Goal of the exercise: Give back every line of the data, transcribed exactly.

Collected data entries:
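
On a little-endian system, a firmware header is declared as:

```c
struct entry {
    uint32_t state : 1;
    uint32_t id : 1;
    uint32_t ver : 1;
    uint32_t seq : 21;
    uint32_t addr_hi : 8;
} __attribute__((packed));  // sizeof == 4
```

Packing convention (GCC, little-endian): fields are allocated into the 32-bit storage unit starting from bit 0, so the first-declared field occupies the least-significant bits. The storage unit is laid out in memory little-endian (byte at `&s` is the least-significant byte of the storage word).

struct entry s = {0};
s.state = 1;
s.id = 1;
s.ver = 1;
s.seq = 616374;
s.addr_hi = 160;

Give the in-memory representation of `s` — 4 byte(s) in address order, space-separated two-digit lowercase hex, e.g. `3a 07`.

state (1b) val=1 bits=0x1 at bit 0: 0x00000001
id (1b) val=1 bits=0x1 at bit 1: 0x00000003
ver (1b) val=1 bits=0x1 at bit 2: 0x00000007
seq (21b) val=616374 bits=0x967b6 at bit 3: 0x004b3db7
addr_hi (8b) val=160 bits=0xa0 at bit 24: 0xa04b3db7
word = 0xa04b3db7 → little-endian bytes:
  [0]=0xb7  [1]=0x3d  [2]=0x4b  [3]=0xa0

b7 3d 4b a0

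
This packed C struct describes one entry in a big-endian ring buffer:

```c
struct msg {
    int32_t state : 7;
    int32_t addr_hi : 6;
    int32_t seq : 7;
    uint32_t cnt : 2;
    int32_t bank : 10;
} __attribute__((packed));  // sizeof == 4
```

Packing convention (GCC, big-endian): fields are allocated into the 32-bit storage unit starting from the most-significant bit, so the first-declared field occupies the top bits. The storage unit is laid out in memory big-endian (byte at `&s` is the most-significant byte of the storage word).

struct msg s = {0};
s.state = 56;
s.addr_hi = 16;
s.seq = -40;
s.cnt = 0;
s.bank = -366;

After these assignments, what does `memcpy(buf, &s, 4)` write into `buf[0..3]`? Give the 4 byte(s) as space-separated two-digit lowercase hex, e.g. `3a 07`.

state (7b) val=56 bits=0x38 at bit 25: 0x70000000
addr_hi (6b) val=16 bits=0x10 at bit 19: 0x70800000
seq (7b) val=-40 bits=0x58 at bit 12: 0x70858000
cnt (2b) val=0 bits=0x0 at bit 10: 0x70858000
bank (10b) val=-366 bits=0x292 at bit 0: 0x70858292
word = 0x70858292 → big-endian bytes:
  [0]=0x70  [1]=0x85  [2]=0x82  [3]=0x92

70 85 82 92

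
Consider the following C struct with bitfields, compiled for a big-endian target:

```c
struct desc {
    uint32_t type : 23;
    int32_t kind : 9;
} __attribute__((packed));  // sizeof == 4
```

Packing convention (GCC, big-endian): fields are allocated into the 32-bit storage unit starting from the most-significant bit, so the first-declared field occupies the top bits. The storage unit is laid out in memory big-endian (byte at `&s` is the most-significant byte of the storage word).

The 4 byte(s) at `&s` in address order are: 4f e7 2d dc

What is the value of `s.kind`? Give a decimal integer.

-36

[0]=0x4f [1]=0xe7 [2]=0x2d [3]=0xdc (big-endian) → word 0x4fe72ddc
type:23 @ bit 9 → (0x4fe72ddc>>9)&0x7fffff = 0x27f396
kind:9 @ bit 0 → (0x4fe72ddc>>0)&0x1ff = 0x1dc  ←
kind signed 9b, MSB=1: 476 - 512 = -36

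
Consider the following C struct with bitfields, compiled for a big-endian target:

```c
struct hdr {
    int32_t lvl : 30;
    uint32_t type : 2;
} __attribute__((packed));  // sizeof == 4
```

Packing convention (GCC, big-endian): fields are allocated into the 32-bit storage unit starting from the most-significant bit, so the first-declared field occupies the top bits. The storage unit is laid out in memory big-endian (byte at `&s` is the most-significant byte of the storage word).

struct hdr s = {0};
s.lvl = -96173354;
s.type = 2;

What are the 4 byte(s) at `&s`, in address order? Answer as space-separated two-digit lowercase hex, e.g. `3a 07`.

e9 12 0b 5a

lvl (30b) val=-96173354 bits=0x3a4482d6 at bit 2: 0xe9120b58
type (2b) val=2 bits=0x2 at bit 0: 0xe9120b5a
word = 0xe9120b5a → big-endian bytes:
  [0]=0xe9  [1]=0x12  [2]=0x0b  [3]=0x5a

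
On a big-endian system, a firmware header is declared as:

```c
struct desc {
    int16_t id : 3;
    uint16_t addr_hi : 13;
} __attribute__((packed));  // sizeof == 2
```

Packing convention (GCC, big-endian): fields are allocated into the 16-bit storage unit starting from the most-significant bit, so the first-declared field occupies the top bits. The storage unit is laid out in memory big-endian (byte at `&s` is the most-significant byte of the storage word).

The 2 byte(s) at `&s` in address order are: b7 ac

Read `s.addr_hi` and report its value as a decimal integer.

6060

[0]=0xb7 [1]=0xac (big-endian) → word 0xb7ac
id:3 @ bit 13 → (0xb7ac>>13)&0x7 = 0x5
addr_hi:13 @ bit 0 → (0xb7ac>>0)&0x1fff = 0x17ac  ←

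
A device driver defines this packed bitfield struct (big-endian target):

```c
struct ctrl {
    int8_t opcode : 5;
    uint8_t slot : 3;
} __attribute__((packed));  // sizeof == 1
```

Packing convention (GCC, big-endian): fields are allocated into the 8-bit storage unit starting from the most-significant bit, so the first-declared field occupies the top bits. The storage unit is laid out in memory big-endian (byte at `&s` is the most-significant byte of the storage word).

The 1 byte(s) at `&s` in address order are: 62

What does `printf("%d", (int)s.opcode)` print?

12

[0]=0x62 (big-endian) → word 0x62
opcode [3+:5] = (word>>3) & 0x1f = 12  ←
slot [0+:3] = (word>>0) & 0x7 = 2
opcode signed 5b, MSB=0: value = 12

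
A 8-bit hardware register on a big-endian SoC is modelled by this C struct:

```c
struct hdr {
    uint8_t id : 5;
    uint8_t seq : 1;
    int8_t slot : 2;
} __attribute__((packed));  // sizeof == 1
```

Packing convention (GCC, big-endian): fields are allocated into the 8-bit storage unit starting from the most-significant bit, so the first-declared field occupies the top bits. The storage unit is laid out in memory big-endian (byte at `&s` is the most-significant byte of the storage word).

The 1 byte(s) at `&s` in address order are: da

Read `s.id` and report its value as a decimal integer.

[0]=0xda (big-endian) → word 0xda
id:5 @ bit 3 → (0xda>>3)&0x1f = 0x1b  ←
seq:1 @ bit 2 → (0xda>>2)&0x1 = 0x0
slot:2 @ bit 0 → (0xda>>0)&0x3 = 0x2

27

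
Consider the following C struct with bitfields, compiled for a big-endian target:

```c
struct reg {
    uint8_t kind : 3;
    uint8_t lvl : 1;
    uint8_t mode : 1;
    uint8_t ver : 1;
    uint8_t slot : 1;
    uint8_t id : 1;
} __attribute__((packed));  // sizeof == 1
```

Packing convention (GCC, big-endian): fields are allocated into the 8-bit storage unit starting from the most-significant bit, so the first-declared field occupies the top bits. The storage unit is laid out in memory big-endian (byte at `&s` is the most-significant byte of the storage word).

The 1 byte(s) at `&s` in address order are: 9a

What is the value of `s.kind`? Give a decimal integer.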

Written response:
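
On a little-endian system, a firmware header is declared as:

```c
struct entry {
    uint32_t state : 1;
    uint32_t id : 1;
    uint32_t ver : 1;
    uint32_t seq : 21;
    uint32_t addr_hi : 8;
} __attribute__((packed));  // sizeof == 4
```

Packing convention (GCC, little-endian): fields are allocated into the 32-bit storage unit starting from bit 0, so the first-declared field occupies the least-significant bits. The storage unit is laid out in memory little-endian (byte at `&s` is the least-significant byte of the storage word).

struct entry s = {0};
s.state = 1;
s.id = 1;
s.ver = 1;
s.seq = 616374;
s.addr_hi = 160;

Give the in-memory representation of `s` — 4 byte(s) in address order, space-separated two-digit lowercase hex, e.g. `3a 07`.

state (1b) val=1 bits=0x1 at bit 0: 0x00000001
id (1b) val=1 bits=0x1 at bit 1: 0x00000003
ver (1b) val=1 bits=0x1 at bit 2: 0x00000007
seq (21b) val=616374 bits=0x967b6 at bit 3: 0x004b3db7
addr_hi (8b) val=160 bits=0xa0 at bit 24: 0xa04b3db7
word = 0xa04b3db7 → little-endian bytes:
  [0]=0xb7  [1]=0x3d  [2]=0x4b  [3]=0xa0

b7 3d 4b a0

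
This packed C struct describes one entry in a big-endian ring buffer:

```c
struct msg {
    int32_t state : 7;
    int32_t addr_hi : 6;
    int32_t seq : 7;
    uint32_t cnt : 2;
    int32_t bank : 10;
} __attribute__((packed));  // sizeof == 4
```

Packing convention (GCC, big-endian): fields are allocated into the 32-bit storage unit starting from the most-significant bit, so the first-declared field occupies the top bits. The storage unit is laid out in memory big-endian (byte at `&s` is the most-significant byte of the storage word).

struct msg s = {0};
s.state = 56;
s.addr_hi = 16;
s.seq = -40;
s.cnt = 0;
s.bank = -366;

After these assignments, what does `memcpy(buf, &s, 4)` write into `buf[0..3]`? Give the 4 byte(s) as space-separated two-digit lowercase hex, e.g. `3a 07`.

state (7b) val=56 bits=0x38 at bit 25: 0x70000000
addr_hi (6b) val=16 bits=0x10 at bit 19: 0x70800000
seq (7b) val=-40 bits=0x58 at bit 12: 0x70858000
cnt (2b) val=0 bits=0x0 at bit 10: 0x70858000
bank (10b) val=-366 bits=0x292 at bit 0: 0x70858292
word = 0x70858292 → big-endian bytes:
  [0]=0x70  [1]=0x85  [2]=0x82  [3]=0x92

70 85 82 92

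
Consider the following C struct with bitfields, compiled for a big-endian target:

```c
struct desc {
    uint32_t type : 23;
    int32_t kind : 9;
} __attribute__((packed));  // sizeof == 4
```

Packing convention (GCC, big-endian): fields are allocated into the 32-bit storage unit starting from the most-significant bit, so the first-declared field occupies the top bits. The storage unit is laid out in memory big-endian (byte at `&s` is the most-significant byte of the storage word).

The 4 byte(s) at `&s` in address order are: 4f e7 2d dc

What is the value of `s.kind`? Give a decimal integer.

-36

[0]=0x4f [1]=0xe7 [2]=0x2d [3]=0xdc (big-endian) → word 0x4fe72ddc
type:23 @ bit 9 → (0x4fe72ddc>>9)&0x7fffff = 0x27f396
kind:9 @ bit 0 → (0x4fe72ddc>>0)&0x1ff = 0x1dc  ←
kind signed 9b, MSB=1: 476 - 512 = -36

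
Consider the following C struct with bitfields, compiled for a big-endian target:

```c
struct hdr {
    int32_t lvl : 30;
    uint32_t type : 2;
} __attribute__((packed));  // sizeof == 4
```

Packing convention (GCC, big-endian): fields are allocated into the 32-bit storage unit starting from the most-significant bit, so the first-declared field occupies the top bits. The storage unit is laid out in memory big-endian (byte at `&s` is the most-significant byte of the storage word).

struct hdr s = {0};
s.lvl = -96173354;
s.type = 2;

What are the 4 byte(s) at `&s`, in address order? Answer as space-separated two-digit lowercase hex, e.g. `3a 07`.

e9 12 0b 5a

lvl (30b) val=-96173354 bits=0x3a4482d6 at bit 2: 0xe9120b58
type (2b) val=2 bits=0x2 at bit 0: 0xe9120b5a
word = 0xe9120b5a → big-endian bytes:
  [0]=0xe9  [1]=0x12  [2]=0x0b  [3]=0x5a

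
On a big-endian system, a firmware header is declared as:

```c
struct desc {
    int16_t id : 3;
    uint16_t addr_hi : 13;
} __attribute__((packed));  // sizeof == 2
```

Packing convention (GCC, big-endian): fields are allocated into the 16-bit storage unit starting from the most-significant bit, so the first-declared field occupies the top bits. The storage unit is laid out in memory big-endian (byte at `&s` is the most-significant byte of the storage word).

The 2 byte(s) at `&s` in address order are: b7 ac

Read `s.addr_hi` and report its value as a decimal integer.

6060

[0]=0xb7 [1]=0xac (big-endian) → word 0xb7ac
id:3 @ bit 13 → (0xb7ac>>13)&0x7 = 0x5
addr_hi:13 @ bit 0 → (0xb7ac>>0)&0x1fff = 0x17ac  ←

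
A device driver defines this packed bitfield struct (big-endian target):

```c
struct ctrl {
    int8_t opcode : 5;
    uint8_t slot : 3;
} __attribute__((packed));  // sizeof == 1
```

Packing convention (GCC, big-endian): fields are allocated into the 8-bit storage unit starting from the most-significant bit, so the first-declared field occupies the top bits. The storage unit is laid out in memory big-endian (byte at `&s` is the most-significant byte of the storage word).

The 1 byte(s) at `&s` in address order are: 62

What does `printf("%d", (int)s.opcode)` print?

12

[0]=0x62 (big-endian) → word 0x62
opcode [3+:5] = (word>>3) & 0x1f = 12  ←
slot [0+:3] = (word>>0) & 0x7 = 2
opcode signed 5b, MSB=0: value = 12

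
A 8-bit hardware register on a big-endian SoC is modelled by this C struct:

```c
struct hdr {
    uint8_t id : 5;
    uint8_t seq : 1;
    int8_t slot : 2;
} __attribute__((packed));  // sizeof == 1
```

Packing convention (GCC, big-endian): fields are allocated into the 8-bit storage unit starting from the most-significant bit, so the first-declared field occupies the top bits. The storage unit is laid out in memory big-endian (byte at `&s` is the most-significant byte of the storage word).

The 1 byte(s) at `&s` in address order are: da

Read `s.id` and report its value as a decimal integer.

[0]=0xda (big-endian) → word 0xda
id:5 @ bit 3 → (0xda>>3)&0x1f = 0x1b  ←
seq:1 @ bit 2 → (0xda>>2)&0x1 = 0x0
slot:2 @ bit 0 → (0xda>>0)&0x3 = 0x2

27

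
Consider the following C struct with bitfields, compiled for a big-endian target:

```c
struct reg {
    uint8_t kind : 3;
    uint8_t lvl : 1;
    uint8_t mode : 1;
    uint8_t ver : 1;
    uint8_t slot : 1;
    uint8_t id : 1;
} __attribute__((packed));  // sizeof == 1
```

Packing convention (GCC, big-endian): fields are allocated into the 8-bit storage unit starting from the most-significant bit, so the first-declared field occupies the top bits. The storage unit is laid out in memory big-endian (byte at `&s` is the most-significant byte of the storage word).

The 1 byte(s) at `&s` in address order are: 9a

What is the value of `s.kind`? Give a decimal integer.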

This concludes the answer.